* **ACTIVITY**:
Read the records below and report each line in which "diner" occurs.

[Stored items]
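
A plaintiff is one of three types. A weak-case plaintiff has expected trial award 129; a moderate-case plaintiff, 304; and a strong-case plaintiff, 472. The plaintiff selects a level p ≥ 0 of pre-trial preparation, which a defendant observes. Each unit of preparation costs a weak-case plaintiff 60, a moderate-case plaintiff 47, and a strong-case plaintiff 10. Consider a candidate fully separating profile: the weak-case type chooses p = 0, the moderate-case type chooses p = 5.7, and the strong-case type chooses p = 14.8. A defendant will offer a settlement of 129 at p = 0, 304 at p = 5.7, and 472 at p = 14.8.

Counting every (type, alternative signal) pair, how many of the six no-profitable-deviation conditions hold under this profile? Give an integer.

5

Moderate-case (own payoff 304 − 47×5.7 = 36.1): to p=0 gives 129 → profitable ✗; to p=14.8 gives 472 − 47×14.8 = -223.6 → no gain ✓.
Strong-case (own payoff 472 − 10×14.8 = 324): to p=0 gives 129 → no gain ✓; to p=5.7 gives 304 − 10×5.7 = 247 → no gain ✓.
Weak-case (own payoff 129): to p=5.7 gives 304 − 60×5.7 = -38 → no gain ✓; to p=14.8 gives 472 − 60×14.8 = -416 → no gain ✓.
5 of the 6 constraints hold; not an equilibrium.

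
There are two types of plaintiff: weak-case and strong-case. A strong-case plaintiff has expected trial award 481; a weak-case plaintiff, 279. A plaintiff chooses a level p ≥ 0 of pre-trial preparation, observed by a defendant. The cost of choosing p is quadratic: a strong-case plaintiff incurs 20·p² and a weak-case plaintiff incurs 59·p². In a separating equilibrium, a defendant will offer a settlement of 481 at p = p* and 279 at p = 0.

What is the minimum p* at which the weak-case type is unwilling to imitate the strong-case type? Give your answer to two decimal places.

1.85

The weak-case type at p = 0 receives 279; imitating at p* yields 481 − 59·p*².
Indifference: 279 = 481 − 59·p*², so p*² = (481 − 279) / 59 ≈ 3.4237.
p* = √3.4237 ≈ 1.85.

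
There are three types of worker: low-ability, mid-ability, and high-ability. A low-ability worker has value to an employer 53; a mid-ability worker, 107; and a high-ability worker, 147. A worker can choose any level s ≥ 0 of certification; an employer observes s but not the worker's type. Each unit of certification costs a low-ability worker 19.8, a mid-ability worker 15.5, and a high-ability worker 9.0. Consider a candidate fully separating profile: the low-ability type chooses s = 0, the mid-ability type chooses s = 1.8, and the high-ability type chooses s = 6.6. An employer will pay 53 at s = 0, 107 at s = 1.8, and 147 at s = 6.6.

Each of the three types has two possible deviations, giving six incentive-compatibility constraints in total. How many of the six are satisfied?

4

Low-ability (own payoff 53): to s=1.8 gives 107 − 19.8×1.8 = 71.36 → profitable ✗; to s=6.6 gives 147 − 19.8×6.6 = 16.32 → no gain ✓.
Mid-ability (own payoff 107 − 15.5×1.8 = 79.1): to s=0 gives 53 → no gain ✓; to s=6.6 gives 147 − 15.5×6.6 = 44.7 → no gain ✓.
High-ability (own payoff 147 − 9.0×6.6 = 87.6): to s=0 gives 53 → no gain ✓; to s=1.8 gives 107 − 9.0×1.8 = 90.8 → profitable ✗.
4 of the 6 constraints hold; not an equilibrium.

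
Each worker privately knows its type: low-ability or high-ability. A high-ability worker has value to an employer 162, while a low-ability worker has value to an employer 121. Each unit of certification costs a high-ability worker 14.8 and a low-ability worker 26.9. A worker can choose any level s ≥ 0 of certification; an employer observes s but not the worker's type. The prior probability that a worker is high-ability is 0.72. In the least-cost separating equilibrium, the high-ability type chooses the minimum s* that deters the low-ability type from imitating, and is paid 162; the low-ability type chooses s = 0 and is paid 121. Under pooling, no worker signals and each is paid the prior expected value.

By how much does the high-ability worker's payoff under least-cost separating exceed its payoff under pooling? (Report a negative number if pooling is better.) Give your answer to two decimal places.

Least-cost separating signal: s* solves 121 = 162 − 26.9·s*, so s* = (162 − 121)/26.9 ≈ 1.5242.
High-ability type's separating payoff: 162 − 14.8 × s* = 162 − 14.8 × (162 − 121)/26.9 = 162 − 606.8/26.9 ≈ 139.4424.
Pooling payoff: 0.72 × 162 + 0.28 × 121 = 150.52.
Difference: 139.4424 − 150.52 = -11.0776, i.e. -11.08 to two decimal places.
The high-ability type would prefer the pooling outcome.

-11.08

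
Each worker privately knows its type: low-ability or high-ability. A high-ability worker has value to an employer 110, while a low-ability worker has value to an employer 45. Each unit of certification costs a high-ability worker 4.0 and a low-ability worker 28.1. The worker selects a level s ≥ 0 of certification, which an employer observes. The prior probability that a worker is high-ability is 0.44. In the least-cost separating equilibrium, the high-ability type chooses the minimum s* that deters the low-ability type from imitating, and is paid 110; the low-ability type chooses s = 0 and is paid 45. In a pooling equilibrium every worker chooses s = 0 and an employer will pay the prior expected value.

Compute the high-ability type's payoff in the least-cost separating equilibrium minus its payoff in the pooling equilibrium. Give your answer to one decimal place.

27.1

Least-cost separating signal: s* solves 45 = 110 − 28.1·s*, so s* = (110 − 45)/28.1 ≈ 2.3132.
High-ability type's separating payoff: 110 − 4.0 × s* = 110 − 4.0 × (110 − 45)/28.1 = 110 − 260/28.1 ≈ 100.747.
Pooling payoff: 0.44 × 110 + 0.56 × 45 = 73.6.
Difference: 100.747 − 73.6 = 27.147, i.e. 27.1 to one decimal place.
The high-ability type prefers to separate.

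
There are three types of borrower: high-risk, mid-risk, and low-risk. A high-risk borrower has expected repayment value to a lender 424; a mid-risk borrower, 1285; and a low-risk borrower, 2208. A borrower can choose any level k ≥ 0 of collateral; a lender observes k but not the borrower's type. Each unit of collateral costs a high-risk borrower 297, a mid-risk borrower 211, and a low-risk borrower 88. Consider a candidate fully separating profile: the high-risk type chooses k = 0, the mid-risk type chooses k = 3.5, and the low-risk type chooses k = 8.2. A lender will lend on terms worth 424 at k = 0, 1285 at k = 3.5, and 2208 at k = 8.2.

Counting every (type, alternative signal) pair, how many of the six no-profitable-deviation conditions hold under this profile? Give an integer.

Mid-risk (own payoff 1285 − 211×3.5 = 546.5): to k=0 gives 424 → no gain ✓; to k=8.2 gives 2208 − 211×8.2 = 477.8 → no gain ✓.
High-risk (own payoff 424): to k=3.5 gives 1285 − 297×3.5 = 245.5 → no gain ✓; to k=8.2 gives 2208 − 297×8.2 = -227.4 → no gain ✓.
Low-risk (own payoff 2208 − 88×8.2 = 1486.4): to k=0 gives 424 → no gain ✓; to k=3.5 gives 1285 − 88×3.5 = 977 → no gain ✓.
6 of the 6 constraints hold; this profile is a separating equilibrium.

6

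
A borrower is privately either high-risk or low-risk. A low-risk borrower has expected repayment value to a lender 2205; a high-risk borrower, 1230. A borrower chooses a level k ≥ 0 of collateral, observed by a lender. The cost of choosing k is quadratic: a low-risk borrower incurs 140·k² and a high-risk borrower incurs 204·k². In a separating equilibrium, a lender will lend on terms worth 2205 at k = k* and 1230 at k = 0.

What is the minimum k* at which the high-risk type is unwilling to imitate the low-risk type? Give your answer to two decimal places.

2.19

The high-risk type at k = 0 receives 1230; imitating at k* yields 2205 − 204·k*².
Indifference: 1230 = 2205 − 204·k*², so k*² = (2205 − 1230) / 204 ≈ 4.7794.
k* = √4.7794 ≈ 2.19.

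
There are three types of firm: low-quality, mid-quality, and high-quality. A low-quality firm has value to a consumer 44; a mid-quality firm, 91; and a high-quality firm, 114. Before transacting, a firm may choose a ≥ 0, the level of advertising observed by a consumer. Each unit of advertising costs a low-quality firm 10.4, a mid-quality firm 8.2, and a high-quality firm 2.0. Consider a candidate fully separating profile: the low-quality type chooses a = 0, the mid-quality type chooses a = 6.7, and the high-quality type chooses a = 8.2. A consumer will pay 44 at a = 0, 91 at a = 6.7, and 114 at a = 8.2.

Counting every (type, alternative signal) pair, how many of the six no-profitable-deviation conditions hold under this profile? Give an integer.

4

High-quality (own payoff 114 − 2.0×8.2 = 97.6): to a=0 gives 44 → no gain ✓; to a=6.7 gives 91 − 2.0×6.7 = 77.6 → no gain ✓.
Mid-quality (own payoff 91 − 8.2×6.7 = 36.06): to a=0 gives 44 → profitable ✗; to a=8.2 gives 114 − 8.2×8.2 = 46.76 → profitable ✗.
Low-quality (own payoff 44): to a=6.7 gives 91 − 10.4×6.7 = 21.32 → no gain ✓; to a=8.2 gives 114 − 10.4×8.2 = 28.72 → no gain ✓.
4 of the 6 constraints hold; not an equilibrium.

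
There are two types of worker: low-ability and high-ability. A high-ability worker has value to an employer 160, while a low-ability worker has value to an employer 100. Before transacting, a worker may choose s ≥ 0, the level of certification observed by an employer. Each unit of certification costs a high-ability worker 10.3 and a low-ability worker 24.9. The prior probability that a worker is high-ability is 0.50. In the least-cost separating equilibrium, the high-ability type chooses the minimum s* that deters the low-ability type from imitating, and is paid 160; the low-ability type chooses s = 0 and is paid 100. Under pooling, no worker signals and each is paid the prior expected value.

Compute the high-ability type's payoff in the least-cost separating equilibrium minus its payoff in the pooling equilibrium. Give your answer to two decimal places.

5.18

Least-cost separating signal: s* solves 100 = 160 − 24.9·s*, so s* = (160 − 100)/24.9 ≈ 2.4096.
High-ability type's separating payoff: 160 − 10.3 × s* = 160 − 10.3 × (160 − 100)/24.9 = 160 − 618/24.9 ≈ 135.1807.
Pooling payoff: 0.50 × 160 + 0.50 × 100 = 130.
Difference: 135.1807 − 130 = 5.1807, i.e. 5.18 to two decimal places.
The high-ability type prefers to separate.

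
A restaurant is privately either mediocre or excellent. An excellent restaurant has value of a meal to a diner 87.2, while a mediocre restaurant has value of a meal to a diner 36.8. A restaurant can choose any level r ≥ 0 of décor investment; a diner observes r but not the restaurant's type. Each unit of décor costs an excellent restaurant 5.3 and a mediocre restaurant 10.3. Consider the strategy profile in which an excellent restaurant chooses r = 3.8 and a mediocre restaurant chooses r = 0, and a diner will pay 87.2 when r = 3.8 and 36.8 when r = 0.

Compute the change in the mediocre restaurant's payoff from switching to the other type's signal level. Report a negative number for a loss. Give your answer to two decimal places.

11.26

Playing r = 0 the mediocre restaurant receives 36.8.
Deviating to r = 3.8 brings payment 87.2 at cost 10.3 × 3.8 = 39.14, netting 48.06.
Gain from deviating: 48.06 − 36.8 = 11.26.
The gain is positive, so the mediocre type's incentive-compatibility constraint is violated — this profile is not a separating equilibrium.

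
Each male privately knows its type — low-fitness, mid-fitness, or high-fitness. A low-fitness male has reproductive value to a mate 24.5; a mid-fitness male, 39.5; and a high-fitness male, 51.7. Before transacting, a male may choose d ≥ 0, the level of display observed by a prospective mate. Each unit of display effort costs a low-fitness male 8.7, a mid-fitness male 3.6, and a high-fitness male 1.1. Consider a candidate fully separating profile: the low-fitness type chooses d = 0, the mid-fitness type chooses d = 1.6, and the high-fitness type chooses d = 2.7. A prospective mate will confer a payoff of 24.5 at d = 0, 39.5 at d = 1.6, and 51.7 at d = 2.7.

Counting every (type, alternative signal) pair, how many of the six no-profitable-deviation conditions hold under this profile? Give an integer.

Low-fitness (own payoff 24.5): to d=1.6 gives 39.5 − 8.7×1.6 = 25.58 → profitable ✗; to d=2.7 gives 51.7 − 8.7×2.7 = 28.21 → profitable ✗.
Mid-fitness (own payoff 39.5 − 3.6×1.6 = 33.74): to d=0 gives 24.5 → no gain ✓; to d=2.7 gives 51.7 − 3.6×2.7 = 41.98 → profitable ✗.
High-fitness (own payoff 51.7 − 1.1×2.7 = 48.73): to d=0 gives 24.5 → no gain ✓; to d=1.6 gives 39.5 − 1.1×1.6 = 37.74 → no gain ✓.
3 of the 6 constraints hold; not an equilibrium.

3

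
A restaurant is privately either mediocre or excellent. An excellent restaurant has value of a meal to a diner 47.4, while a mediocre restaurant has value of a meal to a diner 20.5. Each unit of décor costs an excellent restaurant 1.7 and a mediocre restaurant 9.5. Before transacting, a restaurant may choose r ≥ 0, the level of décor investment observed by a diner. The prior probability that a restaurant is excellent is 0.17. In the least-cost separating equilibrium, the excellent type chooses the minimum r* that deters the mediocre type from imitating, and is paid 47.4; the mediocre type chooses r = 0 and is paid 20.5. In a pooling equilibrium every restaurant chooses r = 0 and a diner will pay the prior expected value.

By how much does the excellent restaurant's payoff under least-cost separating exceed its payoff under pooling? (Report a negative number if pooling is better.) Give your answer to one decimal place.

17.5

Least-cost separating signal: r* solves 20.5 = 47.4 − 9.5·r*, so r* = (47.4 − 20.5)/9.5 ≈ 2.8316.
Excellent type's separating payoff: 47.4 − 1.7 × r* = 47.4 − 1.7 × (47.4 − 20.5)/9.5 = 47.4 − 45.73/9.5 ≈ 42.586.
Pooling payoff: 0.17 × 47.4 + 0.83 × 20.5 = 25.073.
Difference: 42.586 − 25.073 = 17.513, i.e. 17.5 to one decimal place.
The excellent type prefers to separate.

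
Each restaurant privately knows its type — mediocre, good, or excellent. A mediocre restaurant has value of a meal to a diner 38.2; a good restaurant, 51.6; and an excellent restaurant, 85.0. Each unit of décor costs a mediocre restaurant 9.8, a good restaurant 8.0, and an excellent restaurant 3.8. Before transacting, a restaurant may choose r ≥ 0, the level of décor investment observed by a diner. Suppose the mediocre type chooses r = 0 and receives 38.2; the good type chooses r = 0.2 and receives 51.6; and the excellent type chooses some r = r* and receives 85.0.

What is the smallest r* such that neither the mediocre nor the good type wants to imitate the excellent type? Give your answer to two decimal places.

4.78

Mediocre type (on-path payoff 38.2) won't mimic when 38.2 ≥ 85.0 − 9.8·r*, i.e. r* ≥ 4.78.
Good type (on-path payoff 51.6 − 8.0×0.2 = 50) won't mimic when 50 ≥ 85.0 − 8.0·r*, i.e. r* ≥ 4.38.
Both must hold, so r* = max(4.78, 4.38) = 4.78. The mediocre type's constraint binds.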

* **RESULT OF THIS EXERCISE**:
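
A restaurant is privately either mediocre or excellent. An excellent restaurant has value of a meal to a diner 87.2, while a mediocre restaurant has value of a meal to a diner 36.8. A restaurant can choose any level r ≥ 0 of décor investment; a diner observes r but not the restaurant's type. Each unit of décor costs an excellent restaurant 5.3 and a mediocre restaurant 10.3. Consider the strategy profile in which an excellent restaurant chooses r = 3.8 and a mediocre restaurant chooses r = 0, and a diner will pay 87.2 when r = 3.8 and 36.8 when r = 0.
A restaurant is privately either mediocre or excellent. An excellent restaurant has value of a meal to a diner 47.4, while a mediocre restaurant has value of a meal to a diner 20.5. Each unit of décor costs an excellent restaurant 1.7 and a mediocre restaurant 9.5. Before transacting, a restaurant may choose r ≥ 0, the level of décor investment observed by a diner. The prior probability that a restaurant is excellent is 0.17. In the least-cost separating equilibrium, the excellent type chooses the minimum r* that deters the mediocre type from imitating, and is paid 47.4; the mediocre type chooses r = 0 and is paid 20.5. In a pooling equilibrium every restaurant chooses r = 0 and a diner will pay the prior expected value.
Each restaurant privately knows its type — mediocre, good, or excellent. A mediocre restaurant has value of a meal to a diner 38.2; a good restaurant, 51.6; and an excellent restaurant, 85.0. Each unit of décor costs a mediocre restaurant 9.8, a good restaurant 8.0, and an excellent restaurant 3.8. Before transacting, a restaurant may choose r ≥ 0, the level of décor investment observed by a diner. Suppose the mediocre type chooses r = 0 and receives 38.2; the good type chooses r = 0.2 and receives 51.6; and the excellent type chooses some r = r* and receives 85.0.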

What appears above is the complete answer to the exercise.